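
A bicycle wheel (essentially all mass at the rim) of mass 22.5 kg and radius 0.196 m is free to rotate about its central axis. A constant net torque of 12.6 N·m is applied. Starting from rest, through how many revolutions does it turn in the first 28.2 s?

≈ 922 revolutions

I = MR² = (22.5)(0.196)² = 0.8644 kg·m².
α = τ/I = 12.6/0.8644 = 14.58 rad/s².
θ = ½αt² = ½(14.58)(28.2)² = 5796 rad.
Revolutions = θ/(2π) = 922.5.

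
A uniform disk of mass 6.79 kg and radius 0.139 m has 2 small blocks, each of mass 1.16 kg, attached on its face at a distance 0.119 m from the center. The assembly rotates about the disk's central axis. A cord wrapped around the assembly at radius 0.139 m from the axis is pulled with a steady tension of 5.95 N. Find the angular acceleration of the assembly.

α ≈ 8.40 rad/s²

I_disk = ½MR² = ½(6.79)(0.139)² = 0.06559 kg·m².
I_blocks = 2·m·r² = 2(1.16)(0.119)² = 0.03285 kg·m².
Total I = 0.09845 kg·m².
τ = F r = (5.95)(0.139) = 0.8271 N·m.
α = τ/I = 0.8271/0.09845 = 8.401 rad/s².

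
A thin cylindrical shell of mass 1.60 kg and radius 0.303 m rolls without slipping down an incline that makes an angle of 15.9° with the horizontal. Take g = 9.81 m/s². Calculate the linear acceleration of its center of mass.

a ≈ 1.34 m/s²

Translation along the incline: Mg sinθ − f = Ma.
Rotation about the center: fR = Iα with I = MR². No-slip gives a = αR, so f = (I/R²)a = M a.
Substituting: Mg sinθ = (1 + 1.000)Ma, so a = g sinθ/(1 + 1.000) = (9.81) sin 15.9° / 2.000 = 1.344 m/s².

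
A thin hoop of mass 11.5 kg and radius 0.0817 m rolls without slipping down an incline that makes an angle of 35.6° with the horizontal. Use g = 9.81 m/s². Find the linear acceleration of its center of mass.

a ≈ 2.86 m/s²

Translation along the incline: Mg sinθ − f = Ma.
Rotation about the center: fR = Iα with I = MR². No-slip gives a = αR, so f = (I/R²)a = M a.
Substituting: Mg sinθ = (1 + 1.000)Ma, so a = g sinθ/(1 + 1.000) = (9.81) sin 35.6° / 2.000 = 2.855 m/s².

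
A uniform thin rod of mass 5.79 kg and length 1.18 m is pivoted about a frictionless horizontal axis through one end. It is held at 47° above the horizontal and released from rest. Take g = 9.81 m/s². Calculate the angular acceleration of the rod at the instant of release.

About the pivot, I = (1/3)ML² = (1/3)(5.79)(1.18)² = 2.687 kg·m².
The weight acts at the center, a distance L/2 = 0.5900 m from the pivot; τ = Mg(L/2) cos 47° = 22.86 N·m.
α = τ/I = 22.86/2.687 = 8.505 rad/s².
(Equivalently α = (3g/(2L)) cos 47° = 8.505 rad/s².)

α ≈ 8.50 rad/s²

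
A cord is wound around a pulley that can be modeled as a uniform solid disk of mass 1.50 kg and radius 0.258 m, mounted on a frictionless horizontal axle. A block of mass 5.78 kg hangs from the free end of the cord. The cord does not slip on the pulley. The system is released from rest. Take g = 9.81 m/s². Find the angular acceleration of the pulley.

α ≈ 33.7 rad/s²

I = ½MR² = (1/2)(1.50)(0.258)² = 0.04992 kg·m².
Block: mg − T = ma. Pulley: TR = Iα. No-slip: a = αR, so T = (I/R²)a = 0.7500·a.
Then mg = (m + 0.7500)a, so a = (5.78)(9.81)/(5.78 + 0.7500) = 8.683 m/s².
α = a/R = 8.683/0.258 = 33.66 rad/s².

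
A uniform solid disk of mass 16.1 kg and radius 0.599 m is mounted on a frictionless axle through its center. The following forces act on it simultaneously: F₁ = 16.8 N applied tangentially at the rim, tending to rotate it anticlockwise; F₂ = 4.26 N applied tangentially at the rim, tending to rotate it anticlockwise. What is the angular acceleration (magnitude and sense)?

α ≈ 4.37 rad/s², anticlockwise

I = ½MR² = (1/2)(16.1)(0.599)² = 2.888 kg·m².
Taking anticlockwise as positive: τ₁ = +(16.8)(0.599) = +10.06 N·m; τ₂ = +(4.26)(0.599) = +2.552 N·m.
Net torque τ = 12.61 N·m.
α = τ/I = 12.61/2.888 = 4.368 rad/s².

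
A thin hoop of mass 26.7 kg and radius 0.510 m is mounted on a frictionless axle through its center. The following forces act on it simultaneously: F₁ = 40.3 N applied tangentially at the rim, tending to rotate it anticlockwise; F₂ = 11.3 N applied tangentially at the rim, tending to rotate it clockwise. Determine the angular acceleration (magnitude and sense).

I = MR² = (26.7)(0.510)² = 6.945 kg·m².
Taking anticlockwise as positive: τ₁ = +(40.3)(0.510) = +20.55 N·m; τ₂ = −(11.3)(0.510) = −5.763 N·m.
Net torque τ = 14.79 N·m.
α = τ/I = 14.79/6.945 = 2.130 rad/s².

α ≈ 2.13 rad/s², anticlockwise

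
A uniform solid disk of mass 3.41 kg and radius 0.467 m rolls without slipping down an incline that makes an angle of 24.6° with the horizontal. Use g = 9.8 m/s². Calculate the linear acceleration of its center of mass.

a ≈ 2.72 m/s²

Translation along the incline: Mg sinθ − f = Ma.
Rotation about the center: fR = Iα with I = ½MR². No-slip gives a = αR, so f = (I/R²)a = (1/2)M a.
Substituting: Mg sinθ = (1 + 0.5000)Ma, so a = g sinθ/(1 + 0.5000) = (9.8) sin 24.6° / 1.500 = 2.720 m/s².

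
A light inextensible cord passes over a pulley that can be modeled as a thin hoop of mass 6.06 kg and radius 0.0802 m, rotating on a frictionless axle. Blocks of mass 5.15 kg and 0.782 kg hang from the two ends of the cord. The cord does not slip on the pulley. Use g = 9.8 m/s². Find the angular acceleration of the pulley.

α ≈ 44.5 rad/s²

I = MR² = (6.06)(0.0802)² = 0.03898 kg·m².
Heavier block: m₁g − T₁ = m₁a. Lighter block: T₂ − m₂g = m₂a.
Pulley: (T₁ − T₂)R = Iα = I(a/R), so T₁ − T₂ = (I/R²)a = 1·M_p a = 6.060·a.
Adding the three: (m₁ − m₂)g = (m₁ + m₂ + 6.060)a, so a = (5.15 − 0.782)(9.8)/(5.15 + 0.782 + 6.060) = 3.570 m/s².
α = a/R = 3.570/0.0802 = 44.51 rad/s².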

● **WHAT TO DO**
All of the entries must be given again, word for word.

● **TASK OUTPUT**
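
A bicycle wheel (essentially all mass at the rim) of mass 22.5 kg and radius 0.196 m is free to rotate about its central axis. A constant net torque of 12.6 N·m is applied. Starting from rest, through how many revolutions does it turn in the first 28.2 s?

≈ 922 revolutions

I = MR² = (22.5)(0.196)² = 0.8644 kg·m².
α = τ/I = 12.6/0.8644 = 14.58 rad/s².
θ = ½αt² = ½(14.58)(28.2)² = 5796 rad.
Revolutions = θ/(2π) = 922.5.

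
A uniform disk of mass 6.79 kg and radius 0.139 m has 2 small blocks, each of mass 1.16 kg, attached on its face at a distance 0.119 m from the center. The assembly rotates about the disk's central axis. A cord wrapped around the assembly at radius 0.139 m from the axis is pulled with a steady tension of 5.95 N. Find the angular acceleration of the assembly.

α ≈ 8.40 rad/s²

I_disk = ½MR² = ½(6.79)(0.139)² = 0.06559 kg·m².
I_blocks = 2·m·r² = 2(1.16)(0.119)² = 0.03285 kg·m².
Total I = 0.09845 kg·m².
τ = F r = (5.95)(0.139) = 0.8271 N·m.
α = τ/I = 0.8271/0.09845 = 8.401 rad/s².

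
A thin cylindrical shell of mass 1.60 kg and radius 0.303 m rolls without slipping down an incline that makes an angle of 15.9° with the horizontal. Take g = 9.81 m/s². Calculate the linear acceleration of its center of mass.

a ≈ 1.34 m/s²

Translation along the incline: Mg sinθ − f = Ma.
Rotation about the center: fR = Iα with I = MR². No-slip gives a = αR, so f = (I/R²)a = M a.
Substituting: Mg sinθ = (1 + 1.000)Ma, so a = g sinθ/(1 + 1.000) = (9.81) sin 15.9° / 2.000 = 1.344 m/s².

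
A thin hoop of mass 11.5 kg and radius 0.0817 m rolls without slipping down an incline that makes an angle of 35.6° with the horizontal. Use g = 9.81 m/s². Find the linear acceleration of its center of mass.

a ≈ 2.86 m/s²

Translation along the incline: Mg sinθ − f = Ma.
Rotation about the center: fR = Iα with I = MR². No-slip gives a = αR, so f = (I/R²)a = M a.
Substituting: Mg sinθ = (1 + 1.000)Ma, so a = g sinθ/(1 + 1.000) = (9.81) sin 35.6° / 2.000 = 2.855 m/s².

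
A uniform thin rod of mass 5.79 kg and length 1.18 m is pivoted about a frictionless horizontal axis through one end. It is held at 47° above the horizontal and released from rest. Take g = 9.81 m/s². Calculate the angular acceleration of the rod at the instant of release.

About the pivot, I = (1/3)ML² = (1/3)(5.79)(1.18)² = 2.687 kg·m².
The weight acts at the center, a distance L/2 = 0.5900 m from the pivot; τ = Mg(L/2) cos 47° = 22.86 N·m.
α = τ/I = 22.86/2.687 = 8.505 rad/s².
(Equivalently α = (3g/(2L)) cos 47° = 8.505 rad/s².)

α ≈ 8.50 rad/s²

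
A cord is wound around a pulley that can be modeled as a uniform solid disk of mass 1.50 kg and radius 0.258 m, mounted on a frictionless horizontal axle. A block of mass 5.78 kg hangs from the free end of the cord. The cord does not slip on the pulley. The system is released from rest. Take g = 9.81 m/s². Find the angular acceleration of the pulley.

α ≈ 33.7 rad/s²

I = ½MR² = (1/2)(1.50)(0.258)² = 0.04992 kg·m².
Block: mg − T = ma. Pulley: TR = Iα. No-slip: a = αR, so T = (I/R²)a = 0.7500·a.
Then mg = (m + 0.7500)a, so a = (5.78)(9.81)/(5.78 + 0.7500) = 8.683 m/s².
α = a/R = 8.683/0.258 = 33.66 rad/s².

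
A uniform solid disk of mass 16.1 kg and radius 0.599 m is mounted on a frictionless axle through its center. The following forces act on it simultaneously: F₁ = 16.8 N applied tangentially at the rim, tending to rotate it anticlockwise; F₂ = 4.26 N applied tangentially at the rim, tending to rotate it anticlockwise. What is the angular acceleration (magnitude and sense)?

α ≈ 4.37 rad/s², anticlockwise

I = ½MR² = (1/2)(16.1)(0.599)² = 2.888 kg·m².
Taking anticlockwise as positive: τ₁ = +(16.8)(0.599) = +10.06 N·m; τ₂ = +(4.26)(0.599) = +2.552 N·m.
Net torque τ = 12.61 N·m.
α = τ/I = 12.61/2.888 = 4.368 rad/s².

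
A thin hoop of mass 26.7 kg and radius 0.510 m is mounted on a frictionless axle through its center. The following forces act on it simultaneously: F₁ = 40.3 N applied tangentially at the rim, tending to rotate it anticlockwise; F₂ = 11.3 N applied tangentially at the rim, tending to rotate it clockwise. Determine the angular acceleration (magnitude and sense).

I = MR² = (26.7)(0.510)² = 6.945 kg·m².
Taking anticlockwise as positive: τ₁ = +(40.3)(0.510) = +20.55 N·m; τ₂ = −(11.3)(0.510) = −5.763 N·m.
Net torque τ = 14.79 N·m.
α = τ/I = 14.79/6.945 = 2.130 rad/s².

α ≈ 2.13 rad/s², anticlockwise

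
A uniform solid disk of mass 3.41 kg and radius 0.467 m rolls without slipping down an incline that makes an angle of 24.6° with the horizontal. Use g = 9.8 m/s². Calculate the linear acceleration of its center of mass.

a ≈ 2.72 m/s²

Translation along the incline: Mg sinθ − f = Ma.
Rotation about the center: fR = Iα with I = ½MR². No-slip gives a = αR, so f = (I/R²)a = (1/2)M a.
Substituting: Mg sinθ = (1 + 0.5000)Ma, so a = g sinθ/(1 + 0.5000) = (9.8) sin 24.6° / 1.500 = 2.720 m/s².

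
A light inextensible cord passes over a pulley that can be modeled as a thin hoop of mass 6.06 kg and radius 0.0802 m, rotating on a frictionless axle. Blocks of mass 5.15 kg and 0.782 kg hang from the two ends of the cord. The cord does not slip on the pulley. Use g = 9.8 m/s². Find the angular acceleration of the pulley.

α ≈ 44.5 rad/s²

I = MR² = (6.06)(0.0802)² = 0.03898 kg·m².
Heavier block: m₁g − T₁ = m₁a. Lighter block: T₂ − m₂g = m₂a.
Pulley: (T₁ − T₂)R = Iα = I(a/R), so T₁ − T₂ = (I/R²)a = 1·M_p a = 6.060·a.
Adding the three: (m₁ − m₂)g = (m₁ + m₂ + 6.060)a, so a = (5.15 − 0.782)(9.8)/(5.15 + 0.782 + 6.060) = 3.570 m/s².
α = a/R = 3.570/0.0802 = 44.51 rad/s².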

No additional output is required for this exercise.